EXERCISE DATA =
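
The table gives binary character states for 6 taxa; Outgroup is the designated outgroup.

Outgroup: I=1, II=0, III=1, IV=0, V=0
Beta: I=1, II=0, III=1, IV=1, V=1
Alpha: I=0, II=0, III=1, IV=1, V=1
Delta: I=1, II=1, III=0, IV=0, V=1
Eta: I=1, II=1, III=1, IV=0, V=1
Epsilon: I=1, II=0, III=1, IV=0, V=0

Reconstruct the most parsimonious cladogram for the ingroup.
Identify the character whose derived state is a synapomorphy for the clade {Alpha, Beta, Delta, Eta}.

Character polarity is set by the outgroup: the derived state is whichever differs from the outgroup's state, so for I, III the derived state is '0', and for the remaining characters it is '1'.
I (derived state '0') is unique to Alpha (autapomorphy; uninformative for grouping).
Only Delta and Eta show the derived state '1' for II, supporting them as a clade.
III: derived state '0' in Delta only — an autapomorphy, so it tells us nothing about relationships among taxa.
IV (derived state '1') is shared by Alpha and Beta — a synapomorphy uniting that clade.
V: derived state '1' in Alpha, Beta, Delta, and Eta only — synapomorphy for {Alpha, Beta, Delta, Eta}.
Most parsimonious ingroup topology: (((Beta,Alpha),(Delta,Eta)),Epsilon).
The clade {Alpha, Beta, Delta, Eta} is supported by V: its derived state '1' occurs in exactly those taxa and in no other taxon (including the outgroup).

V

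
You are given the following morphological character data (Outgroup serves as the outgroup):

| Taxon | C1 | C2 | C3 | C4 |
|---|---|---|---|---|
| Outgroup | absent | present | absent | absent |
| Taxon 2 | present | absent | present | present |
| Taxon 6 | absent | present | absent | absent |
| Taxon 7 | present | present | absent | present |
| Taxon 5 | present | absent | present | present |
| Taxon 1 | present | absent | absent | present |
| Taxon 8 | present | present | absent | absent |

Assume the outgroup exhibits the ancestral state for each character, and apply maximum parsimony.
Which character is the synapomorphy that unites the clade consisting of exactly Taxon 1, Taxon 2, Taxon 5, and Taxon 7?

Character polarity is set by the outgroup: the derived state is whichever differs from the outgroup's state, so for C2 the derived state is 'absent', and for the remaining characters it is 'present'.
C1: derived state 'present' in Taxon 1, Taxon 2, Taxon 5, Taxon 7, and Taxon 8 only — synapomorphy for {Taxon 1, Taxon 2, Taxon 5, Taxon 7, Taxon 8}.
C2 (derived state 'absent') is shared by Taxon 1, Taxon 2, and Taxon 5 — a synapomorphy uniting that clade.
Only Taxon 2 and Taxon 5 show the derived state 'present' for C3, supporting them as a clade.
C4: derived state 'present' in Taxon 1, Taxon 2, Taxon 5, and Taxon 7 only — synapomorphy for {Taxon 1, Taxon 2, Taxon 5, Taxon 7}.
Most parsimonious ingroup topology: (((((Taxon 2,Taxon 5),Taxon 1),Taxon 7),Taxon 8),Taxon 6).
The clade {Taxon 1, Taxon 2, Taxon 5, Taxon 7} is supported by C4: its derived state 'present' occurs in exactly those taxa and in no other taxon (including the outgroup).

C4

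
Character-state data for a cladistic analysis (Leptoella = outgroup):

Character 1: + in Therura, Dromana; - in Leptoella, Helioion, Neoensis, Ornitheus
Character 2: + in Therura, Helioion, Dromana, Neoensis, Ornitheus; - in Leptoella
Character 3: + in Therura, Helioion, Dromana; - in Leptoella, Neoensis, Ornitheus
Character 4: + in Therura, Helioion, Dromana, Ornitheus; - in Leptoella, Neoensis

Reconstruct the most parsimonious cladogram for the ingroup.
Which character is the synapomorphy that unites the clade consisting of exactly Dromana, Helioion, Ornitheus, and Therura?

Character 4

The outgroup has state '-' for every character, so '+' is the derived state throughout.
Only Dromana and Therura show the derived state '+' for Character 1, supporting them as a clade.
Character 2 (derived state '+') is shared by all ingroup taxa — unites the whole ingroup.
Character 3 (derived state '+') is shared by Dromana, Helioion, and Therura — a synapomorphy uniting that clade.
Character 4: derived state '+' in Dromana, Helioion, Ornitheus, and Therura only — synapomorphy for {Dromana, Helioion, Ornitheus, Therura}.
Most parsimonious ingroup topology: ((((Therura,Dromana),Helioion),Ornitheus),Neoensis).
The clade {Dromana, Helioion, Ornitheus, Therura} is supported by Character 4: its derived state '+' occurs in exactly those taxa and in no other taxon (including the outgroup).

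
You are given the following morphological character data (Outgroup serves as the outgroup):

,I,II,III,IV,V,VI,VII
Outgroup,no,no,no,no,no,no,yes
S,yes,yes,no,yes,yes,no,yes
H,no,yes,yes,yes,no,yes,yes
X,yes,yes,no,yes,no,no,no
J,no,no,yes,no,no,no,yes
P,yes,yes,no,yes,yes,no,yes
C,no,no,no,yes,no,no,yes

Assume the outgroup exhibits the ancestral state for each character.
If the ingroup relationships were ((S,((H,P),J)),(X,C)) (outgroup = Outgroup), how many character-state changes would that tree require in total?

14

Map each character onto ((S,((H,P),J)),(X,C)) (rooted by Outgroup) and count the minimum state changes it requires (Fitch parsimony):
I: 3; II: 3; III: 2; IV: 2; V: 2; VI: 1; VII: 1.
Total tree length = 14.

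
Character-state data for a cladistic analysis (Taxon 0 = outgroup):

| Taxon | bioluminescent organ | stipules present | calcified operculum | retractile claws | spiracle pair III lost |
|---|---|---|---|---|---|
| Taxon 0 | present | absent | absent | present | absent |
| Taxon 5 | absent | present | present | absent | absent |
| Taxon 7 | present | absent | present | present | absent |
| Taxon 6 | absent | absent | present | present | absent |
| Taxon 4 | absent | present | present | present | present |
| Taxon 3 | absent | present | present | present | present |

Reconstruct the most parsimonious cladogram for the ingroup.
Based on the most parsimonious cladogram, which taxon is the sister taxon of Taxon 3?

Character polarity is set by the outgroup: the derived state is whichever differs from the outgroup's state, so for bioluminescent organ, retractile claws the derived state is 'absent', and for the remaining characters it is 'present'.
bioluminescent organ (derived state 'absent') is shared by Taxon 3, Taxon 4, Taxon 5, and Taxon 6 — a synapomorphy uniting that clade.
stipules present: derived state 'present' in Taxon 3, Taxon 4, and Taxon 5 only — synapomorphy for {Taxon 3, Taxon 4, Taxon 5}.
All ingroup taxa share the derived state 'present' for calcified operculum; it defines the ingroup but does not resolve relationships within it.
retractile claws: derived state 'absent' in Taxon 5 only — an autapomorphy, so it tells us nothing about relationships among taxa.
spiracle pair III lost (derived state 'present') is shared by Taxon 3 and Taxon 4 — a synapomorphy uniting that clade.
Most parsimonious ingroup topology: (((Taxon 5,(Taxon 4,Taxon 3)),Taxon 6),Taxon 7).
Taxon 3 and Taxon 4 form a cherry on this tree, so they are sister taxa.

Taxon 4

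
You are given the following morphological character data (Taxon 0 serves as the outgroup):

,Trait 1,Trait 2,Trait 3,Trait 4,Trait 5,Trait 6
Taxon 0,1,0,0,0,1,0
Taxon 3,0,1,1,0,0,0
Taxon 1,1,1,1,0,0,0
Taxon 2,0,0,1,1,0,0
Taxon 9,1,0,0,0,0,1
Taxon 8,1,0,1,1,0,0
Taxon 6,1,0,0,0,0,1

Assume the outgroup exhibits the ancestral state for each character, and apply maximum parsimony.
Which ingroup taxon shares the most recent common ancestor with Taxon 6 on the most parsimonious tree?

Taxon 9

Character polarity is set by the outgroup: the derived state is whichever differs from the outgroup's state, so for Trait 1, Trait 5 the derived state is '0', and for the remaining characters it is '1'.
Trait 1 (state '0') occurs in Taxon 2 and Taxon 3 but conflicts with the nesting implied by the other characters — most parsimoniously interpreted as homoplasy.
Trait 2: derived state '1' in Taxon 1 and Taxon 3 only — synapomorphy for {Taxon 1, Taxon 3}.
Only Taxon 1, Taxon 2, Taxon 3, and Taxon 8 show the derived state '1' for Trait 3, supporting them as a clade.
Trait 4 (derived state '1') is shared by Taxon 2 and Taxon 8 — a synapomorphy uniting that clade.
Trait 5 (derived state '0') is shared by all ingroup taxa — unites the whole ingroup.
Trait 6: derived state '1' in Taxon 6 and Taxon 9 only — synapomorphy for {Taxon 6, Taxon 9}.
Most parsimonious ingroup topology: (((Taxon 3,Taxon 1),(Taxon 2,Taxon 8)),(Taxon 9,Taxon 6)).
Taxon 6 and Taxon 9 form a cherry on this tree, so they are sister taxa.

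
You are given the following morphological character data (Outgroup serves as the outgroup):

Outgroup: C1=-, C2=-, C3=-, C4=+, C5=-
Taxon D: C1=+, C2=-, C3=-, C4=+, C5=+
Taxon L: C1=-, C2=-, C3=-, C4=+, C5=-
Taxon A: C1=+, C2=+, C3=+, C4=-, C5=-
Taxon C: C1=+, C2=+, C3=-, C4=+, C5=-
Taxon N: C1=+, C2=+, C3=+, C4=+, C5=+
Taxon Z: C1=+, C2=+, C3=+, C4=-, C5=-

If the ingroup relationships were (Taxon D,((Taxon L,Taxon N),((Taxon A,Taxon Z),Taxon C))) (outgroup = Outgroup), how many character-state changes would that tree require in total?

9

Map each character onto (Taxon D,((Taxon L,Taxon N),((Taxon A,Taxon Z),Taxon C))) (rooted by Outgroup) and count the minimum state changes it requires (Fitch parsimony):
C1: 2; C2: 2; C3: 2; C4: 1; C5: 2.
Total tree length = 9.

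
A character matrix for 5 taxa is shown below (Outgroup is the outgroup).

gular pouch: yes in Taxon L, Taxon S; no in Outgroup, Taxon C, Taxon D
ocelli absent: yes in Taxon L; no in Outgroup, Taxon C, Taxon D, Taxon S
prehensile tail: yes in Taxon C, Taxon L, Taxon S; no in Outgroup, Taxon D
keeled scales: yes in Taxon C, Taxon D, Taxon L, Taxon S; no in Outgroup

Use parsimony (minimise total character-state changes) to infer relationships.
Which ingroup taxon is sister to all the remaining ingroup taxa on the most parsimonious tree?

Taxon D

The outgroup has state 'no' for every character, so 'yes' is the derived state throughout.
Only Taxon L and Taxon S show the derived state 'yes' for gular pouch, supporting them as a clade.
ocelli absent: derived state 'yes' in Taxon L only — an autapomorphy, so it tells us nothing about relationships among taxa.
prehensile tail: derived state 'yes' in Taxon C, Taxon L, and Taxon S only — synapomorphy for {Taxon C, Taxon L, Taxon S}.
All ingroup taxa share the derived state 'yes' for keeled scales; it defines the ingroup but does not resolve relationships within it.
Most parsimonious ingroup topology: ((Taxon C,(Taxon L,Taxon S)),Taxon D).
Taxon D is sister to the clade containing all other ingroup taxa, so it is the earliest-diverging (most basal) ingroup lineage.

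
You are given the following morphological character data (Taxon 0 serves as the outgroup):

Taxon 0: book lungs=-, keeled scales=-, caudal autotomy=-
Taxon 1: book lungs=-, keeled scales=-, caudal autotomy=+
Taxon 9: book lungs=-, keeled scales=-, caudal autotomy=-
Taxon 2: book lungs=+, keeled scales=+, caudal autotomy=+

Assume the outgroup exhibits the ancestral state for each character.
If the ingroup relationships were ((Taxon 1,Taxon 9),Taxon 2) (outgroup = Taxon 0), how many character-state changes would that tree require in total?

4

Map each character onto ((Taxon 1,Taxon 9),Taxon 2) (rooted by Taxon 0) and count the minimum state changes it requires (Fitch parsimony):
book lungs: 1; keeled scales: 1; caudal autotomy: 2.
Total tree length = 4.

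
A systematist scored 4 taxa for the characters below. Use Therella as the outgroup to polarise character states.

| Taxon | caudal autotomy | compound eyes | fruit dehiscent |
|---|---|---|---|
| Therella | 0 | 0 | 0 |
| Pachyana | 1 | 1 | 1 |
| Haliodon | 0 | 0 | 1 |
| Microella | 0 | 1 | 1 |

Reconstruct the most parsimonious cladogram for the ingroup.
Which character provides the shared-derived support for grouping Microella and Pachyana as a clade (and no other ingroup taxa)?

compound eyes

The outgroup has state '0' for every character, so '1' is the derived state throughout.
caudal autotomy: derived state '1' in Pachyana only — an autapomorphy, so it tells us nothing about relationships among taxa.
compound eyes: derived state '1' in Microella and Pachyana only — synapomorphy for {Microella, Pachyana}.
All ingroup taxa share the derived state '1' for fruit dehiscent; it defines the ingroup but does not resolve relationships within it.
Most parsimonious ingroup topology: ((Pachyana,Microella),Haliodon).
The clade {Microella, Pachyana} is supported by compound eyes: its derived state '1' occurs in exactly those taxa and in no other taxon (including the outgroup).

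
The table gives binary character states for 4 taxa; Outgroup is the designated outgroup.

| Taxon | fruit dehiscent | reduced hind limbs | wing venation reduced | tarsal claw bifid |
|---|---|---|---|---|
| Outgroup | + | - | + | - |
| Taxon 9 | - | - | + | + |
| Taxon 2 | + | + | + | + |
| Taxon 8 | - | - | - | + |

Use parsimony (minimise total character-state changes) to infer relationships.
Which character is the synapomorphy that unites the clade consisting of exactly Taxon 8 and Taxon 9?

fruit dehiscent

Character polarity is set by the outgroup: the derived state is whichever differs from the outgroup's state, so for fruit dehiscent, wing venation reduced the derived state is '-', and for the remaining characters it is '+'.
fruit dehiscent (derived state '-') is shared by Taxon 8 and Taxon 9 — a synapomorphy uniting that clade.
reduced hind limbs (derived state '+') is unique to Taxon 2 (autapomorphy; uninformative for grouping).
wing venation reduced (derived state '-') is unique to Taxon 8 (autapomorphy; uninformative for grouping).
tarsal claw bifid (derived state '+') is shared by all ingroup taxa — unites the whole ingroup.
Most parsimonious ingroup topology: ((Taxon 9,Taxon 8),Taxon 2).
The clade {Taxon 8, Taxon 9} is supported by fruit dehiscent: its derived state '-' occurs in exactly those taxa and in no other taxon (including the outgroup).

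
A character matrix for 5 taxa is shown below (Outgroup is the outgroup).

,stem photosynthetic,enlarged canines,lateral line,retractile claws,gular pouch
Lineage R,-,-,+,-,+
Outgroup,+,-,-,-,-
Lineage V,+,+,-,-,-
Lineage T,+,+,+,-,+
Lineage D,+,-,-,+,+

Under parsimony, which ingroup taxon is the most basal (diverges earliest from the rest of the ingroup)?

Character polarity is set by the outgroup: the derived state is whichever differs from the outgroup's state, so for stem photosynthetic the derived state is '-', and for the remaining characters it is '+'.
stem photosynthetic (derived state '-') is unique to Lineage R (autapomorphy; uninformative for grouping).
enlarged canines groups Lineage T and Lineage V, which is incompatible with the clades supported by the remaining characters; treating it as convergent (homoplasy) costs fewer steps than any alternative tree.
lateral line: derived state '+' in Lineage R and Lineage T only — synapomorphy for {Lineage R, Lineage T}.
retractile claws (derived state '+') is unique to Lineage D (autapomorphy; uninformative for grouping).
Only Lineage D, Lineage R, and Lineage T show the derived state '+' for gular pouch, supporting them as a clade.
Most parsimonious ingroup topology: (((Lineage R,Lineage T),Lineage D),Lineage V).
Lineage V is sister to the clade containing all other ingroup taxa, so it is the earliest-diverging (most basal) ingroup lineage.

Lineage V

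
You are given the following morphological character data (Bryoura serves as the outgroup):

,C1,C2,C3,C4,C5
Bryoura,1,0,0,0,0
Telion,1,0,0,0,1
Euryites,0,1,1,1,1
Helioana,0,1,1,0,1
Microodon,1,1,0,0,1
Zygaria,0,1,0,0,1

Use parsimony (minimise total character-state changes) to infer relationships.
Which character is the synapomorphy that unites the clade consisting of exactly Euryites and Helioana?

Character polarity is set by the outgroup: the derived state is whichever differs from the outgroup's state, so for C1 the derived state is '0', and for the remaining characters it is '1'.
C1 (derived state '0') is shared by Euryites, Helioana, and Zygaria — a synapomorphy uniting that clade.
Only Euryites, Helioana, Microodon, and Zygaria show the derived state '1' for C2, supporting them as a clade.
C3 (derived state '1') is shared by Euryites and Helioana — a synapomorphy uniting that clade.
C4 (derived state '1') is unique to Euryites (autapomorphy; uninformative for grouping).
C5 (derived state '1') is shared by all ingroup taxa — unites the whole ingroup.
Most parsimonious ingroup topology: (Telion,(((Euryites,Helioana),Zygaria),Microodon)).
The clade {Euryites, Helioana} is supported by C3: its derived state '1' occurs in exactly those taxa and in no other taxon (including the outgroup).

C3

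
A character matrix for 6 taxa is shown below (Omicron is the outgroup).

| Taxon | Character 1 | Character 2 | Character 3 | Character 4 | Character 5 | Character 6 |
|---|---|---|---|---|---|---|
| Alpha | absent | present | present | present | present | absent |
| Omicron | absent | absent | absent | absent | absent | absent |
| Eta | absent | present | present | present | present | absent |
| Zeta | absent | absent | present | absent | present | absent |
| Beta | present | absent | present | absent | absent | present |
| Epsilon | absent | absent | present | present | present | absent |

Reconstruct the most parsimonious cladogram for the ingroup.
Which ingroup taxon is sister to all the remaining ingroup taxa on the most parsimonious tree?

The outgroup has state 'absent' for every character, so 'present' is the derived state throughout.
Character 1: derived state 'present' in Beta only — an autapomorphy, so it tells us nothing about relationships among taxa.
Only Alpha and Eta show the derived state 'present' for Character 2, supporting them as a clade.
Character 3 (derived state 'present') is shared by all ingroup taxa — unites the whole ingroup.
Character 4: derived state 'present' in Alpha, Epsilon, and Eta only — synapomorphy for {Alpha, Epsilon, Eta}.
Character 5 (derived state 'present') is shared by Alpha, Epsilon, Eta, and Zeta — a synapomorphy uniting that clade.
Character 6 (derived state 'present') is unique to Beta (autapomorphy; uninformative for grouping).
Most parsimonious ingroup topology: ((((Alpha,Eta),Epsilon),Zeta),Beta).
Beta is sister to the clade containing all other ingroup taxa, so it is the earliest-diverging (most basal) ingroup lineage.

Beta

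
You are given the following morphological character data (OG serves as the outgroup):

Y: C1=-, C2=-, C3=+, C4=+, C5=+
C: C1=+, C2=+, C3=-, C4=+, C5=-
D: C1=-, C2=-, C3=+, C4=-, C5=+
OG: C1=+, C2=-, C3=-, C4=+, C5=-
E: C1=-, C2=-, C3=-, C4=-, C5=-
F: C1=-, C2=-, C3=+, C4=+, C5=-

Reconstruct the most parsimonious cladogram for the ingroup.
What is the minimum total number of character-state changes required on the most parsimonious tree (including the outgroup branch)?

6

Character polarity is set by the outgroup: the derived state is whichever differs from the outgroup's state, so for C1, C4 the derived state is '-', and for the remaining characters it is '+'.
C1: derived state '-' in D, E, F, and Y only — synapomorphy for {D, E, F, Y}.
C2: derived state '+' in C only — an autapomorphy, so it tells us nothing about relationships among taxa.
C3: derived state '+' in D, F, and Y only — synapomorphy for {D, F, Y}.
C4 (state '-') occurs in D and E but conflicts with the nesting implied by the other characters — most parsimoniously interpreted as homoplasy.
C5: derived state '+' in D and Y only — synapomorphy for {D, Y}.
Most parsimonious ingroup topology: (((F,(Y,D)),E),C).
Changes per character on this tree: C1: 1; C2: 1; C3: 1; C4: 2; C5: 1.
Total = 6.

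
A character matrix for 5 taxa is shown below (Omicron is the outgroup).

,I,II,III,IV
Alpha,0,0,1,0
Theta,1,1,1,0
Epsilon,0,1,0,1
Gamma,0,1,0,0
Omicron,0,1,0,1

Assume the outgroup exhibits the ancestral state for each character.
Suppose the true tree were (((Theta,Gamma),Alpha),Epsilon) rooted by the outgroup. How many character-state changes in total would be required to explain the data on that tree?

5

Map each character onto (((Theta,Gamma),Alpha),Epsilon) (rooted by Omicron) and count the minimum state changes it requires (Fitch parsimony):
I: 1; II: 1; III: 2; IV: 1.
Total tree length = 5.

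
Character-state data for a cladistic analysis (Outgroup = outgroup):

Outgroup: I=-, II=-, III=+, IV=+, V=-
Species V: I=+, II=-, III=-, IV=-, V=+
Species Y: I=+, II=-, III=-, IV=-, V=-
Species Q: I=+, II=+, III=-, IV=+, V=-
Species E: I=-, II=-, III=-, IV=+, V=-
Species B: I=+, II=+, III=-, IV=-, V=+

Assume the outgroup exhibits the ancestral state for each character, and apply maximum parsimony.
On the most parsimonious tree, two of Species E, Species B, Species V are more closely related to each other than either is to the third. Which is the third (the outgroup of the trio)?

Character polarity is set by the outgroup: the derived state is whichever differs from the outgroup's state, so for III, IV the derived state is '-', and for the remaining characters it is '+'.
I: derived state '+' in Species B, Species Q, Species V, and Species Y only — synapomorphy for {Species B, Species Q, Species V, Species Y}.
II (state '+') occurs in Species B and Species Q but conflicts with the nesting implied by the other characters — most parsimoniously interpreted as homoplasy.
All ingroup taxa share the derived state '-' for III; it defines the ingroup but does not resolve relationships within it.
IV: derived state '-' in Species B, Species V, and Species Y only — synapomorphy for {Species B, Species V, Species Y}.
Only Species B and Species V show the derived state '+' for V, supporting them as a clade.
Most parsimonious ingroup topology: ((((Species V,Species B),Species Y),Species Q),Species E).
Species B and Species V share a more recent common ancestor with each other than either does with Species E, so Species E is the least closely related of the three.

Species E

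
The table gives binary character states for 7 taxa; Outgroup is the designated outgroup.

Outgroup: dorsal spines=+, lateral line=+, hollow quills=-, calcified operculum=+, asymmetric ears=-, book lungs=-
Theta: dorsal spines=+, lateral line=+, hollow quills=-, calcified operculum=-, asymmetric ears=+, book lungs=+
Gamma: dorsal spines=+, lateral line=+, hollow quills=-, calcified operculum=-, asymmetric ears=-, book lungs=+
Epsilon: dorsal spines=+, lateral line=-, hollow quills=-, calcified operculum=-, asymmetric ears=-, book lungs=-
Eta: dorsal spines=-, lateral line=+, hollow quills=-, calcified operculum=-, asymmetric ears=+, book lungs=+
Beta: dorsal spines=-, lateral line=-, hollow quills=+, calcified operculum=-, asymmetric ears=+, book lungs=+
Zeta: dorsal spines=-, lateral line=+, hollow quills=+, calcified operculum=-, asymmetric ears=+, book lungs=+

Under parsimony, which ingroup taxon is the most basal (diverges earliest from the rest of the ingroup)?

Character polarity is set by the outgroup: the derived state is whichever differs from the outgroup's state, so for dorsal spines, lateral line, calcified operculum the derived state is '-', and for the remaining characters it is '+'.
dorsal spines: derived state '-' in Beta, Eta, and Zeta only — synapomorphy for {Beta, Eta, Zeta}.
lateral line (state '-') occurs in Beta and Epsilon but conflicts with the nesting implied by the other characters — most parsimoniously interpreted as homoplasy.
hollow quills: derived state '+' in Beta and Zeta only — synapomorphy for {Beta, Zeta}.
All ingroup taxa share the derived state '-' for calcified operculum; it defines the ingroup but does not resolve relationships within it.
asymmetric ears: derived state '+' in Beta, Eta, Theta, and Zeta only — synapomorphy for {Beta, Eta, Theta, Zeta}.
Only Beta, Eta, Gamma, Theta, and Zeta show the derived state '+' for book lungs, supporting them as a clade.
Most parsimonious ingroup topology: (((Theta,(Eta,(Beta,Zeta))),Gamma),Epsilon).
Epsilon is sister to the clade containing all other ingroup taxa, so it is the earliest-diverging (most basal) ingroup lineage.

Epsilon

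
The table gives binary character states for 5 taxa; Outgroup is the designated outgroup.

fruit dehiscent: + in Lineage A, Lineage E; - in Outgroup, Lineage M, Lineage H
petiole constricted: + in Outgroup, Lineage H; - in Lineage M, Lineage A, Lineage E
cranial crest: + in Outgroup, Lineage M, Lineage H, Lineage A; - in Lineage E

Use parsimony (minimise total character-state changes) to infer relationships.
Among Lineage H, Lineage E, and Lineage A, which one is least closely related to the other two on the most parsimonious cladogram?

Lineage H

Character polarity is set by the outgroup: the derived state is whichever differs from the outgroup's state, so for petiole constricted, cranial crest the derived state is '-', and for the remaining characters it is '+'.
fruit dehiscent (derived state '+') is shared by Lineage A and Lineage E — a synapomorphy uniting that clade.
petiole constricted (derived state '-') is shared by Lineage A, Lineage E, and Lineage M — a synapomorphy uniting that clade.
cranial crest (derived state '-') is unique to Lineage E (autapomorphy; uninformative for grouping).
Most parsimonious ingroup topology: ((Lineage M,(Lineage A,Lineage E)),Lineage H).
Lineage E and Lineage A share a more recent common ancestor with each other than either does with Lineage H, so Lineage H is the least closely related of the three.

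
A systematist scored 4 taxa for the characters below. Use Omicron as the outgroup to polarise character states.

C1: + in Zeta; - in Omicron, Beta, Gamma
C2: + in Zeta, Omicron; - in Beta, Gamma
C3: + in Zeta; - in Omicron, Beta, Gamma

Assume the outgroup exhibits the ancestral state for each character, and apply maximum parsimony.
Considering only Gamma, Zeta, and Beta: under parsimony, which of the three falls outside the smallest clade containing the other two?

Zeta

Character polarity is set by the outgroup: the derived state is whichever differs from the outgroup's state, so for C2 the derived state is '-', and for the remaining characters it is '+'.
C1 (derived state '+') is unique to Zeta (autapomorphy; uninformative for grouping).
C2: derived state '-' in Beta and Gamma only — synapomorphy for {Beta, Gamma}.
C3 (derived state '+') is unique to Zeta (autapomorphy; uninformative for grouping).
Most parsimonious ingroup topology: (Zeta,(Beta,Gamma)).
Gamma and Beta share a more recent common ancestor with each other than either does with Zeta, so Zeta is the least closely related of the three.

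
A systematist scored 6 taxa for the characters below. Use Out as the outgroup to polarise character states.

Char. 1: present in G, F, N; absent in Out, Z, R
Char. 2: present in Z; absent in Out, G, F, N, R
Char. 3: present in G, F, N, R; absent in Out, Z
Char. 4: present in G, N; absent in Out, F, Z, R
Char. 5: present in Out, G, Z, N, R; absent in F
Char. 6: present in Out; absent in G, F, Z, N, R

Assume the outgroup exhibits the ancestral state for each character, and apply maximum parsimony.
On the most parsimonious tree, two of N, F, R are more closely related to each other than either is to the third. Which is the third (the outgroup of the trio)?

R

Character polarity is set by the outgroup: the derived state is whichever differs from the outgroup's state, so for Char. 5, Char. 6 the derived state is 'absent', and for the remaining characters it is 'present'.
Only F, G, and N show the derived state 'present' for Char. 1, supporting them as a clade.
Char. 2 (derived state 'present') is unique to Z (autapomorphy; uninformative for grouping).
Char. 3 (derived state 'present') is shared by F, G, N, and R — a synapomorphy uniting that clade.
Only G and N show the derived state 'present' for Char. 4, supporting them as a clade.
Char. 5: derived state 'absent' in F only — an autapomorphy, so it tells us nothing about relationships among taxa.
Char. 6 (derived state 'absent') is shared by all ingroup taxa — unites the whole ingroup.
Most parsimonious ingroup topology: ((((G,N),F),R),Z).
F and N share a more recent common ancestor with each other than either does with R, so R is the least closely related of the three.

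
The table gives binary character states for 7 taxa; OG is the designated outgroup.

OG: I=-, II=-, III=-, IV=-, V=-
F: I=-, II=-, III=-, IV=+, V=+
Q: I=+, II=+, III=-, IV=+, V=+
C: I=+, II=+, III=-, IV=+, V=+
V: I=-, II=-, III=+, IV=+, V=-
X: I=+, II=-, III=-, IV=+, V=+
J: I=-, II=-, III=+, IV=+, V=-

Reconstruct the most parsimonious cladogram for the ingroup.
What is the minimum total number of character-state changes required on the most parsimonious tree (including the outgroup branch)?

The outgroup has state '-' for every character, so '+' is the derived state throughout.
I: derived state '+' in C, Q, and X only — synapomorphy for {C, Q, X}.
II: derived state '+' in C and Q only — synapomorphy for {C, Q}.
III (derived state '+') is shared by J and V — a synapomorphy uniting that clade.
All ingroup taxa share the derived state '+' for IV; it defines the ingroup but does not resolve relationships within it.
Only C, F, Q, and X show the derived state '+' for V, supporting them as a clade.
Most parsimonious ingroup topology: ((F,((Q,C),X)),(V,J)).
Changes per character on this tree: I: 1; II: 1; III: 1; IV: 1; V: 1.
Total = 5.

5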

EXERCISE PROMPT =
The required output is the stretch of entries above from the line containing "Eta: dorsal spines=-, lateral line=+, hollow quills=-, calcified" through the line containing "Zeta: dorsal spines=-, lateral", reproduced exactly.

RESULT OF THE TASK =
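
Eta: dorsal spines=-, lateral line=+, hollow quills=-, calcified operculum=-, asymmetric ears=+, book lungs=+
Beta: dorsal spines=-, lateral line=-, hollow quills=+, calcified operculum=-, asymmetric ears=+, book lungs=+
Zeta: dorsal spines=-, lateral line=+, hollow quills=+, calcified operculum=-, asymmetric ears=+, book lungs=+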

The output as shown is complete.